Goal of the exercise: The output should be the records themselves, given again exactly.

Collected data entries
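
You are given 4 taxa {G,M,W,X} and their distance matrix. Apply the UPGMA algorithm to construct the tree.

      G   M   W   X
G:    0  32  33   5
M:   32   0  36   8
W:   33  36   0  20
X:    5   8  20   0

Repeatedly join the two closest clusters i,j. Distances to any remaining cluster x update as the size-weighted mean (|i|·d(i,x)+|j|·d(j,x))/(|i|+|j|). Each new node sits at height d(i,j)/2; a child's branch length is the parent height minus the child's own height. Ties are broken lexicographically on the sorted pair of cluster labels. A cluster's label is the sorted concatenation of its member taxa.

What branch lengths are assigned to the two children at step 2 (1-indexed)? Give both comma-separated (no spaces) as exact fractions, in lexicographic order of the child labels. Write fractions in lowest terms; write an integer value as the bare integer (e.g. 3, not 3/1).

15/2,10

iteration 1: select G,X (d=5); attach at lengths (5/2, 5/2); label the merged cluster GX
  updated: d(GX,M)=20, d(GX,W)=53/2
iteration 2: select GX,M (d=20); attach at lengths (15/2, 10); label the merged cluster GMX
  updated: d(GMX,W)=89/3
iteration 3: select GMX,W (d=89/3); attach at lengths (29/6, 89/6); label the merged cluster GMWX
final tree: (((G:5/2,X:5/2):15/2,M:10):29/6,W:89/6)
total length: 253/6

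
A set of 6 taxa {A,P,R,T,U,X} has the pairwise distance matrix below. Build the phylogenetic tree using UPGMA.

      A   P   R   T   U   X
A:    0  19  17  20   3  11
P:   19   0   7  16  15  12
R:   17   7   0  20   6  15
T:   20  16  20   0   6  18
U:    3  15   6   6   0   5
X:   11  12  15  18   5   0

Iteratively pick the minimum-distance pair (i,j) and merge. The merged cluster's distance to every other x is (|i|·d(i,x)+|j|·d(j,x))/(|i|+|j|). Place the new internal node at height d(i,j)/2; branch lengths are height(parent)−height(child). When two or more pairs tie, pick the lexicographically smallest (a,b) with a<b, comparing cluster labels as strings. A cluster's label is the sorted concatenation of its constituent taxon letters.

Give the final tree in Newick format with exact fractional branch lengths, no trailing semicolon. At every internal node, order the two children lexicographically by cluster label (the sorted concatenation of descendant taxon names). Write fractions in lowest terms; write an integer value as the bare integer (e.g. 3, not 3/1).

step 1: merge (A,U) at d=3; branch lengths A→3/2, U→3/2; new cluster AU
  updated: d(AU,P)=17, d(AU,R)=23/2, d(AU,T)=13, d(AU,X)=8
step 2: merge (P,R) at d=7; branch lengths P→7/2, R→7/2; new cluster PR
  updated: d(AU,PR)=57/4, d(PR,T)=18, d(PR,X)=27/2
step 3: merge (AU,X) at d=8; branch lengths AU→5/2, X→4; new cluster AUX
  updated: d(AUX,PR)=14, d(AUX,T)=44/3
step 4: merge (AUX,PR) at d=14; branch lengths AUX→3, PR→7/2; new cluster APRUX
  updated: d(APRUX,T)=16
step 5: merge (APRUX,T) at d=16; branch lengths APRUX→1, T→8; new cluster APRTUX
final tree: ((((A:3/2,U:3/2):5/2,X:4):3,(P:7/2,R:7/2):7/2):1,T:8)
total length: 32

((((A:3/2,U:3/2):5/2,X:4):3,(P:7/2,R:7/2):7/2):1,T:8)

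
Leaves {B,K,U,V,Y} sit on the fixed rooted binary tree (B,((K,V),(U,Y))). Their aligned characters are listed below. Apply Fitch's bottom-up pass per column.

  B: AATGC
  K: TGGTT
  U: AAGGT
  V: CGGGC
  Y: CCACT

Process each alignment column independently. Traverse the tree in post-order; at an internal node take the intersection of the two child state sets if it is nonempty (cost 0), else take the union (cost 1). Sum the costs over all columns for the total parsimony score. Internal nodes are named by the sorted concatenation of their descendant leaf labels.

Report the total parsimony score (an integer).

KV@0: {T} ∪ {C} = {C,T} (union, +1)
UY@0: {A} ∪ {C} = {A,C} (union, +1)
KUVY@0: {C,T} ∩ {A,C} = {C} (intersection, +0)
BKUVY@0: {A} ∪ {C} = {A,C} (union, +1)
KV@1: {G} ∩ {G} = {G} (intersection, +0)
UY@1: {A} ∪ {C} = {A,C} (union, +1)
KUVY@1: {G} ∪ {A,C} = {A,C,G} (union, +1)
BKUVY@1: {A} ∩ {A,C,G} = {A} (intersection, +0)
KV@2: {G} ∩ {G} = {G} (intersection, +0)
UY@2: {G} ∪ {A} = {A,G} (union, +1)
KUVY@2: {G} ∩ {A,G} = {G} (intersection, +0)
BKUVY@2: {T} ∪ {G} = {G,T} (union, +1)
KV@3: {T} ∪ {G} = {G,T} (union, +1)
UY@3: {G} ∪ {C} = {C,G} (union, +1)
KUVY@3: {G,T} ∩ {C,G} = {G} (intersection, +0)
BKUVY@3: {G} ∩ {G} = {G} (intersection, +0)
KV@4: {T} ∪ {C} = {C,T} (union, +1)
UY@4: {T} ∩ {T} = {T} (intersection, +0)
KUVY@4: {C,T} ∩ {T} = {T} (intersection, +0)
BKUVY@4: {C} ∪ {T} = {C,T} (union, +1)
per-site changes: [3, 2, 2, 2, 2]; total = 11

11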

Result of the task:
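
You are given 4 taxa {G,M,W,X} and their distance matrix. Apply the UPGMA algorithm to construct the tree.

      G   M   W   X
G:    0  32  33   5
M:   32   0  36   8
W:   33  36   0  20
X:    5   8  20   0

Repeatedly join the two closest clusters i,j. Distances to any remaining cluster x update as the size-weighted mean (|i|·d(i,x)+|j|·d(j,x))/(|i|+|j|). Each new node sits at height d(i,j)/2; a child's branch length is the parent height minus the child's own height. Ties are broken lexicographically on the sorted pair of cluster labels. A cluster's label is the sorted concatenation of its member taxa.

What branch lengths are assigned to the two children at step 2 (1-indexed)? Give both comma-separated (no spaces) as exact fractions, in lexicographic order of the child labels. Write fractions in lowest terms; write an integer value as the bare integer (e.g. 3, not 3/1).

15/2,10

iteration 1: select G,X (d=5); attach at lengths (5/2, 5/2); label the merged cluster GX
  updated: d(GX,M)=20, d(GX,W)=53/2
iteration 2: select GX,M (d=20); attach at lengths (15/2, 10); label the merged cluster GMX
  updated: d(GMX,W)=89/3
iteration 3: select GMX,W (d=89/3); attach at lengths (29/6, 89/6); label the merged cluster GMWX
final tree: (((G:5/2,X:5/2):15/2,M:10):29/6,W:89/6)
total length: 253/6

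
A set of 6 taxa {A,P,R,T,U,X} has the pairwise distance matrix below. Build the phylogenetic tree using UPGMA.

      A   P   R   T   U   X
A:    0  19  17  20   3  11
P:   19   0   7  16  15  12
R:   17   7   0  20   6  15
T:   20  16  20   0   6  18
U:    3  15   6   6   0   5
X:   11  12  15  18   5   0

Iteratively pick the minimum-distance pair (i,j) and merge. The merged cluster's distance to every other x is (|i|·d(i,x)+|j|·d(j,x))/(|i|+|j|). Place the new internal node at height d(i,j)/2; branch lengths are height(parent)−height(child). When two or more pairs tie, pick the lexicographically smallest (a,b) with a<b, comparing cluster labels as strings. A cluster's label is the sorted concatenation of its constituent taxon letters.

Give the final tree in Newick format with exact fractional branch lengths, no trailing semicolon. At every internal node, order the two children lexicographically by cluster label (the sorted concatenation of descendant taxon names). Write fractions in lowest terms; write an integer value as the bare integer (e.g. 3, not 3/1).

step 1: merge (A,U) at d=3; branch lengths A→3/2, U→3/2; new cluster AU
  updated: d(AU,P)=17, d(AU,R)=23/2, d(AU,T)=13, d(AU,X)=8
step 2: merge (P,R) at d=7; branch lengths P→7/2, R→7/2; new cluster PR
  updated: d(AU,PR)=57/4, d(PR,T)=18, d(PR,X)=27/2
step 3: merge (AU,X) at d=8; branch lengths AU→5/2, X→4; new cluster AUX
  updated: d(AUX,PR)=14, d(AUX,T)=44/3
step 4: merge (AUX,PR) at d=14; branch lengths AUX→3, PR→7/2; new cluster APRUX
  updated: d(APRUX,T)=16
step 5: merge (APRUX,T) at d=16; branch lengths APRUX→1, T→8; new cluster APRTUX
final tree: ((((A:3/2,U:3/2):5/2,X:4):3,(P:7/2,R:7/2):7/2):1,T:8)
total length: 32

((((A:3/2,U:3/2):5/2,X:4):3,(P:7/2,R:7/2):7/2):1,T:8)

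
Leaves {B,K,U,V,Y} sit on the fixed rooted binary tree (B,((K,V),(U,Y))). Their aligned characters are listed below. Apply Fitch's bottom-up pass per column.

  B: AATGC
  K: TGGTT
  U: AAGGT
  V: CGGGC
  Y: CCACT

Process each alignment column independently. Traverse the tree in post-order; at an internal node take the intersection of the two child state sets if it is nonempty (cost 0), else take the union (cost 1). Sum the costs over all columns for the total parsimony score. Internal nodes are named by the sorted concatenation of their descendant leaf labels.

Report the total parsimony score (an integer).

KV@0: {T} ∪ {C} = {C,T} (union, +1)
UY@0: {A} ∪ {C} = {A,C} (union, +1)
KUVY@0: {C,T} ∩ {A,C} = {C} (intersection, +0)
BKUVY@0: {A} ∪ {C} = {A,C} (union, +1)
KV@1: {G} ∩ {G} = {G} (intersection, +0)
UY@1: {A} ∪ {C} = {A,C} (union, +1)
KUVY@1: {G} ∪ {A,C} = {A,C,G} (union, +1)
BKUVY@1: {A} ∩ {A,C,G} = {A} (intersection, +0)
KV@2: {G} ∩ {G} = {G} (intersection, +0)
UY@2: {G} ∪ {A} = {A,G} (union, +1)
KUVY@2: {G} ∩ {A,G} = {G} (intersection, +0)
BKUVY@2: {T} ∪ {G} = {G,T} (union, +1)
KV@3: {T} ∪ {G} = {G,T} (union, +1)
UY@3: {G} ∪ {C} = {C,G} (union, +1)
KUVY@3: {G,T} ∩ {C,G} = {G} (intersection, +0)
BKUVY@3: {G} ∩ {G} = {G} (intersection, +0)
KV@4: {T} ∪ {C} = {C,T} (union, +1)
UY@4: {T} ∩ {T} = {T} (intersection, +0)
KUVY@4: {C,T} ∩ {T} = {T} (intersection, +0)
BKUVY@4: {C} ∪ {T} = {C,T} (union, +1)
per-site changes: [3, 2, 2, 2, 2]; total = 11

11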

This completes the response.